TASK PROMPT: When you reach the line with "rule 1: boot_ok -> bios_posted" in the data below, begin printing lines exactly, and stop once the line with "rule 6: firmware_stale" has been printed.

--- --- ---

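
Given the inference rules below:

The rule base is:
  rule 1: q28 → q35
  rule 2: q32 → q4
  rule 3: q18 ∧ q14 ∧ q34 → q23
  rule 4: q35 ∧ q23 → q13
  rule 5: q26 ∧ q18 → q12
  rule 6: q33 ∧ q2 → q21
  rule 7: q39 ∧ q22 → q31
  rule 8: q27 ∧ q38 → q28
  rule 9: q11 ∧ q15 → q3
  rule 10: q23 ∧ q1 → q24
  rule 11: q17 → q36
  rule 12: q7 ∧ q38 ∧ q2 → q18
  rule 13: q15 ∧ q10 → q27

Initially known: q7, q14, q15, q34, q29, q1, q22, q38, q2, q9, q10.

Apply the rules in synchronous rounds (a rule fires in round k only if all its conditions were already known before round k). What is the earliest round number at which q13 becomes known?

[1] rule 12 [q7 ∧ q38 ∧ q2 → q18]; rule 13 [q15 ∧ q10 → q27]. ⇒ new: q18, q27.
[2] rule 3 [q18 ∧ q14 ∧ q34 → q23]; rule 8 [q27 ∧ q38 → q28]. ⇒ new: q23, q28.
[3] rule 1 [q28 → q35]; rule 10 [q23 ∧ q1 → q24]. ⇒ new: q35, q24.
[4] rule 4 [q35 ∧ q23 → q13]. ⇒ new: q13.
q13 first appears in round 4.

4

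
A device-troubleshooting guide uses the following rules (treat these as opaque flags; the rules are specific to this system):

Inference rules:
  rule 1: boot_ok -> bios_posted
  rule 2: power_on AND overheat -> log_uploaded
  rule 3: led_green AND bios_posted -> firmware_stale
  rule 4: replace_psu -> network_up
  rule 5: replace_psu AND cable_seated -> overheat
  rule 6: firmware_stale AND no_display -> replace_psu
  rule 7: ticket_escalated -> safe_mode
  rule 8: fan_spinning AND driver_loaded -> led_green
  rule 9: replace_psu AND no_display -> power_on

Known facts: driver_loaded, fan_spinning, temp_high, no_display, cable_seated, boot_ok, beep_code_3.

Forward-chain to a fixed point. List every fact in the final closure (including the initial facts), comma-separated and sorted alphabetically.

beep_code_3, bios_posted, boot_ok, cable_seated, driver_loaded, fan_spinning, firmware_stale, led_green, log_uploaded, network_up, no_display, overheat, power_on, replace_psu, temp_high

Round 1 fires rule 1, rule 8, giving bios_posted, led_green.
Round 2 fires rule 3, giving firmware_stale.
Round 3 fires rule 6, giving replace_psu.
Round 4 fires rule 4, rule 5, rule 9, giving network_up, overheat, power_on.
Round 5 fires rule 2, giving log_uploaded.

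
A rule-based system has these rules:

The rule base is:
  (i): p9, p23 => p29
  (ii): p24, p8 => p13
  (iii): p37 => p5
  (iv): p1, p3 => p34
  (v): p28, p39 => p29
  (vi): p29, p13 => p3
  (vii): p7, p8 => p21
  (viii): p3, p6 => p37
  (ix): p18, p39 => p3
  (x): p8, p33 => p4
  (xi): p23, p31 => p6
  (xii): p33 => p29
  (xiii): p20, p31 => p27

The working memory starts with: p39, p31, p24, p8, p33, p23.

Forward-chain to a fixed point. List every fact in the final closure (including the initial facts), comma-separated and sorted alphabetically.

Round 1: (ii) [p24, p8 => p13]; (x) [p8, p33 => p4]; (xi) [p23, p31 => p6]; (xii) [p33 => p29]. New: p13, p4, p6, p29.
Round 2: (vi) [p29, p13 => p3]. New: p3.
Round 3: (viii) [p3, p6 => p37]. New: p37.
Round 4: (iii) [p37 => p5]. New: p5.

p13, p23, p24, p29, p3, p31, p33, p37, p39, p4, p5, p6, p8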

--- --- ---

SOLUTION TO THIS PROBLEM:
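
  rule 1: boot_ok -> bios_posted
  rule 2: power_on AND overheat -> log_uploaded
  rule 3: led_green AND bios_posted -> firmware_stale
  rule 4: replace_psu -> network_up
  rule 5: replace_psu AND cable_seated -> overheat
  rule 6: firmware_stale AND no_display -> replace_psu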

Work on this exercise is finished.